Content starts

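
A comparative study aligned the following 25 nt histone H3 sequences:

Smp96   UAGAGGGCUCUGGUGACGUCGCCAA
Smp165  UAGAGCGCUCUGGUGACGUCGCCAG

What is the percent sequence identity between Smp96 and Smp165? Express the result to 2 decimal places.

Mismatches occur at site 6 (G/C), site 25 (A/G).
23 of the 25 sites match, so the percent identity is 23/25 × 100 = 92.00%.

92.00%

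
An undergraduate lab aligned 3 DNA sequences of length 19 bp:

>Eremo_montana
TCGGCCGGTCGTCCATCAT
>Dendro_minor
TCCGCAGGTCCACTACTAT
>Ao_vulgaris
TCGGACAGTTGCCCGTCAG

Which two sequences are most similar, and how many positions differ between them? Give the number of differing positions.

Pairwise Hamming distances:
  Eremo_montana vs Dendro_minor: 7
  Eremo_montana vs Ao_vulgaris: 6
  Dendro_minor vs Ao_vulgaris: 12
The smallest is 6, between Eremo_montana and Ao_vulgaris.

6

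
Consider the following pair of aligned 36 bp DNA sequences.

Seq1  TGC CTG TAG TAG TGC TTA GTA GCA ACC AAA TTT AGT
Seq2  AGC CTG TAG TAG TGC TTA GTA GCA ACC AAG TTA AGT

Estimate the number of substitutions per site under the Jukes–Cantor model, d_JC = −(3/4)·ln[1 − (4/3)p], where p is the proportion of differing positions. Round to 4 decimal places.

0.0883

The sequences differ at positions 1 (T/A), 30 (A/G), 33 (T/A).
p = 3/36 = 0.083333.
d = −0.75 · ln(1 − (4/3)·0.083333) = −0.75 · ln(0.888889) = −0.75 · (-0.117783) = 0.0883.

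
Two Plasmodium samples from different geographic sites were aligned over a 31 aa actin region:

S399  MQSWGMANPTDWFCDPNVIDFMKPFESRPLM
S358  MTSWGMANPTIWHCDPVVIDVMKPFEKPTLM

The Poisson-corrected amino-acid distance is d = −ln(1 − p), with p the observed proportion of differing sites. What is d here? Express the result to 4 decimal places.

The sequences differ at positions 2 (Q/T), 11 (D/I), 13 (F/H), 17 (N/V), 21 (F/V), 27 (S/K), 28 (R/P), 29 (P/T).
p = 8/31 = 0.258065.
d = −ln(1 − 0.258065) = −ln(0.741935) = 0.2985.

0.2985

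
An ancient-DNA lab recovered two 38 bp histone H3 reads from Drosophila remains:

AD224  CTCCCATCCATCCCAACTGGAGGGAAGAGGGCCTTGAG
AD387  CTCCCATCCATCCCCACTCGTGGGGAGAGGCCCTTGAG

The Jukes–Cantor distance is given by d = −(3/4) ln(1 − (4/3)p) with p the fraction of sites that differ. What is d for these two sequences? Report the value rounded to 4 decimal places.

The sequences differ at positions 15 (A/C), 19 (G/C), 21 (A/T), 25 (A/G), 31 (G/C).
p = 5/38 = 0.131579.
d = −0.75 · ln(1 − (4/3)·0.131579) = −0.75 · ln(0.824561) = −0.75 · (-0.192904) = 0.1447.

0.1447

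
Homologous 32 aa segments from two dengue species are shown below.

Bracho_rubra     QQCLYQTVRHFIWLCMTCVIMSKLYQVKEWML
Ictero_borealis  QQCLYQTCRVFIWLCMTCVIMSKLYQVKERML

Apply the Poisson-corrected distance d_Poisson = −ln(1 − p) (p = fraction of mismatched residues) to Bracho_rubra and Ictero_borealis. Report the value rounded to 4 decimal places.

Mismatches occur at site 8 (V/C), site 10 (H/V), site 30 (W/R).
p = 3/32 = 0.093750.
d = −ln(1 − 0.093750) = −ln(0.906250) = 0.0984.

0.0984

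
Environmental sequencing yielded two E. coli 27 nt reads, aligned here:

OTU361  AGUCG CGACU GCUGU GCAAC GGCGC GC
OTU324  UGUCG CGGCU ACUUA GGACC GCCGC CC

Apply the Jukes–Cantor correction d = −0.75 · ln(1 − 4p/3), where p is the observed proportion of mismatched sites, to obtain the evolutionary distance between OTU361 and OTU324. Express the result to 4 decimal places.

Differing sites — 1:A/U; 8:A/G; 11:G/A; 14:G/U; 15:U/A; 17:C/G; 19:A/C; 22:G/C; 26:G/C.
p = 9/27 = 0.333333.
d = −0.75 · ln(1 − (4/3)·0.333333) = −0.75 · ln(0.555556) = −0.75 · (-0.587786) = 0.4408.

0.4408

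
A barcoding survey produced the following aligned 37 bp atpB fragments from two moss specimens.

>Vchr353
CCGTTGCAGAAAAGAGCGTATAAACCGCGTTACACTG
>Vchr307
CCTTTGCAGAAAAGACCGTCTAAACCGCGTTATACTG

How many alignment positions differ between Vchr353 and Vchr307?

4

Differing sites — 3:G/T; 16:G/C; 20:A/C; 33:C/T.
That gives 4 mismatches out of 37 aligned sites, so the Hamming distance is 4.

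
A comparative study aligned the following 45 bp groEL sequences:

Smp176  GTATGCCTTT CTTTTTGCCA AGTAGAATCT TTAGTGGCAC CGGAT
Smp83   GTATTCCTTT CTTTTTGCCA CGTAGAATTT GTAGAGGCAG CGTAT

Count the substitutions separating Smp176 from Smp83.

Mismatches occur at site 5 (G↔T), site 21 (A↔C), site 29 (C↔T), site 31 (T↔G), site 35 (T↔A), site 40 (C↔G), site 43 (G↔T).
That gives 7 mismatches out of 45 aligned sites, so the Hamming distance is 7.

7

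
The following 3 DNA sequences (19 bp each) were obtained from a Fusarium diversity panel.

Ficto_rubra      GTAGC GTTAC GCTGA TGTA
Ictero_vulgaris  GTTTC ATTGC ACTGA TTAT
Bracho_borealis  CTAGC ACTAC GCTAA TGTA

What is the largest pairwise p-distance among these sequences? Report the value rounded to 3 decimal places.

Pairwise Hamming distances:
  Ficto_rubra vs Ictero_vulgaris: 8
  Ficto_rubra vs Bracho_borealis: 4
  Ictero_vulgaris vs Bracho_borealis: 10
The largest is 10 mismatches, between Ictero_vulgaris and Bracho_borealis; p = 10/19 = 0.526.

0.526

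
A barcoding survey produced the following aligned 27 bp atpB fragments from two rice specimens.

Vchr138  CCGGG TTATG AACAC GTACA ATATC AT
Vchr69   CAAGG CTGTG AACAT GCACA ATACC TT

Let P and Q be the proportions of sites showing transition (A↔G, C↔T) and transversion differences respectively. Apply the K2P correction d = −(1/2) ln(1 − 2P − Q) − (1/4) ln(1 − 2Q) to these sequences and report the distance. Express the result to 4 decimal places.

The sequences differ at positions 2 (C/A, transversion), 3 (G/A, transition), 6 (T/C, transition), 8 (A/G, transition), 15 (C/T, transition), 17 (T/C, transition), 24 (T/C, transition), 26 (A/T, transversion).
Of the 8 differences, 6 transitions and 2 transversions over 27 sites: P = 6/27 = 0.222222, Q = 2/27 = 0.074074.
d = −0.5·ln(0.481482) − 0.25·ln(0.851852) = −0.5·(-0.730886) − 0.25·(-0.160342) = 0.4055.

0.4055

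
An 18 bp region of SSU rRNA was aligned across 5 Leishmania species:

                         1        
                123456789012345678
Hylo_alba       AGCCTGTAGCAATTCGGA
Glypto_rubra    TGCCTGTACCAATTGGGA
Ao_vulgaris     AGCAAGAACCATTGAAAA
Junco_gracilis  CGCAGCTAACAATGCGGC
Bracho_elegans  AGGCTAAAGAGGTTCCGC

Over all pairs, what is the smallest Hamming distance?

Pairwise Hamming distances:
  Hylo_alba vs Glypto_rubra: 3
  Hylo_alba vs Ao_vulgaris: 9
  Hylo_alba vs Junco_gracilis: 7
  Hylo_alba vs Bracho_elegans: 8
  Glypto_rubra vs Ao_vulgaris: 9
  Glypto_rubra vs Junco_gracilis: 8
  Glypto_rubra vs Bracho_elegans: 11
  Ao_vulgaris vs Junco_gracilis: 10
  Ao_vulgaris vs Bracho_elegans: 13
  Junco_gracilis vs Bracho_elegans: 12
The smallest is 3, between Hylo_alba and Glypto_rubra.

3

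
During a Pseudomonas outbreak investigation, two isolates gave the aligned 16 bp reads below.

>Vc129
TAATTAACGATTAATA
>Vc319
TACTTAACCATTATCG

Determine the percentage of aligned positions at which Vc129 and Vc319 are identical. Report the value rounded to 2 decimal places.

Differing sites — 3:A/C; 9:G/C; 14:A/T; 15:T/C; 16:A/G.
11 of the 16 sites match, so the percent identity is 11/16 × 100 = 68.75%.

68.75%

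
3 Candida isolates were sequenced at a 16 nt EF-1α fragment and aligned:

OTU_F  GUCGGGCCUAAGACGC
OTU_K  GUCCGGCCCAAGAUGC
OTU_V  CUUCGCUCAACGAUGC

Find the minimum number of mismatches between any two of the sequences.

3

Pairwise Hamming distances:
  OTU_F vs OTU_K: 3
  OTU_F vs OTU_V: 8
  OTU_K vs OTU_V: 6
The smallest is 3, between OTU_F and OTU_K.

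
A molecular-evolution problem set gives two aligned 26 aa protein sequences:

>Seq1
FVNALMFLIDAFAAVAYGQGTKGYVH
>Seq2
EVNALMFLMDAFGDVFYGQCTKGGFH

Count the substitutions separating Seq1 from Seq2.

Differing sites — 1:F/E; 9:I/M; 13:A/G; 14:A/D; 16:A/F; 20:G/C; 24:Y/G; 25:V/F.
That gives 8 mismatches out of 26 aligned sites, so the Hamming distance is 8.

8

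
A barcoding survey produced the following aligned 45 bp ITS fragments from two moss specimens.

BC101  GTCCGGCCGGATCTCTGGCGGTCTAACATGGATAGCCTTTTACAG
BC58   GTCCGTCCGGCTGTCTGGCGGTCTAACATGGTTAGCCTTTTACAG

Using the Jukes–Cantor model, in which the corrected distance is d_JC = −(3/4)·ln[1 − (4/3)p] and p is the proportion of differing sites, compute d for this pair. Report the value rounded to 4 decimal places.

Mismatches occur at site 6 (G→T), site 11 (A→C), site 13 (C→G), site 32 (A→T).
p = 4/45 = 0.088889.
d = −0.75 · ln(1 − (4/3)·0.088889) = −0.75 · ln(0.881481) = −0.75 · (-0.126152) = 0.0946.

0.0946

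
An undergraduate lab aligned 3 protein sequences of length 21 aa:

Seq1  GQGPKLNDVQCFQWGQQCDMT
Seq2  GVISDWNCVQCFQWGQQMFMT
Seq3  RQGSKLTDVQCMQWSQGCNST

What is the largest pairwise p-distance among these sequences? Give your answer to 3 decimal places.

0.619

Pairwise Hamming distances:
  Seq1 vs Seq2: 8
  Seq1 vs Seq3: 8
  Seq2 vs Seq3: 13
The largest is 13 mismatches, between Seq2 and Seq3; p = 13/21 = 0.619.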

Content ends

» What you need to do
Repeat, exactly as they stand above, the lines from the line with "ATTGC ACTGA TTAT" to the line with "GCACA ATACC TT", both lines included.

» Task result
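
Ictero_vulgaris  GTTTC ATTGC ACTGA TTAT
Bracho_borealis  CTAGC ACTAC GCTAA TGTA

What is the largest pairwise p-distance among these sequences? Report the value rounded to 3 decimal places.

Pairwise Hamming distances:
  Ficto_rubra vs Ictero_vulgaris: 8
  Ficto_rubra vs Bracho_borealis: 4
  Ictero_vulgaris vs Bracho_borealis: 10
The largest is 10 mismatches, between Ictero_vulgaris and Bracho_borealis; p = 10/19 = 0.526.

0.526

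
A barcoding survey produced the following aligned 27 bp atpB fragments from two rice specimens.

Vchr138  CCGGG TTATG AACAC GTACA ATATC AT
Vchr69   CAAGG CTGTG AACAT GCACA ATACC TT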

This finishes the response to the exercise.